▶ **Task instructions**
Down to the last line, repeat the data below exactly.

Dataset entries:
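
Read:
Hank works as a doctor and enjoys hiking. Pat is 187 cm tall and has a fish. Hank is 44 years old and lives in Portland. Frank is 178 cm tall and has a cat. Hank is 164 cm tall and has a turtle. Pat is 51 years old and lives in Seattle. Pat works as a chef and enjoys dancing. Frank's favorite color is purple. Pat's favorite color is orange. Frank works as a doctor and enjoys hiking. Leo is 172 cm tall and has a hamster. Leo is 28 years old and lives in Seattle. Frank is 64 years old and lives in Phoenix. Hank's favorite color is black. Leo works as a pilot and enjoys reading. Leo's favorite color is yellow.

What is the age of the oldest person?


Oldest: Frank at 64

64


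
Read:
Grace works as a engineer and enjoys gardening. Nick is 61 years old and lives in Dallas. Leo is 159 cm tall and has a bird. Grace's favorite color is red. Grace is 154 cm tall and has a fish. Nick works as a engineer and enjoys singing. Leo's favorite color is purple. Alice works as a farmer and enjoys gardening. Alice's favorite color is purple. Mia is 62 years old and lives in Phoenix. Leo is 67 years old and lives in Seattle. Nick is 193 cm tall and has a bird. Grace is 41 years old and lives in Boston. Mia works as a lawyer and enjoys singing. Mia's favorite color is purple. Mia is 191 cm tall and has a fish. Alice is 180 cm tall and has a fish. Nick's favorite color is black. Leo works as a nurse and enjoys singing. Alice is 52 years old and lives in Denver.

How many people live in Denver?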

▶ **Expected output**
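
Read:
Hank works as a doctor and enjoys hiking. Pat is 187 cm tall and has a fish. Hank is 44 years old and lives in Portland. Frank is 178 cm tall and has a cat. Hank is 164 cm tall and has a turtle. Pat is 51 years old and lives in Seattle. Pat works as a chef and enjoys dancing. Frank's favorite color is purple. Pat's favorite color is orange. Frank works as a doctor and enjoys hiking. Leo is 172 cm tall and has a hamster. Leo is 28 years old and lives in Seattle. Frank is 64 years old and lives in Phoenix. Hank's favorite color is black. Leo works as a pilot and enjoys reading. Leo's favorite color is yellow.

What is the age of the oldest person?


Oldest: Frank at 64

64


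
Read:
Grace works as a engineer and enjoys gardening. Nick is 61 years old and lives in Dallas. Leo is 159 cm tall and has a bird. Grace's favorite color is red. Grace is 154 cm tall and has a fish. Nick works as a engineer and enjoys singing. Leo's favorite color is purple. Alice works as a farmer and enjoys gardening. Alice's favorite color is purple. Mia is 62 years old and lives in Phoenix. Leo is 67 years old and lives in Seattle. Nick is 193 cm tall and has a bird. Grace is 41 years old and lives in Boston. Mia works as a lawyer and enjoys singing. Mia's favorite color is purple. Mia is 191 cm tall and has a fish. Alice is 180 cm tall and has a fish. Nick's favorite color is black. Leo works as a nurse and enjoys singing. Alice is 52 years old and lives in Denver.

How many people live in Denver?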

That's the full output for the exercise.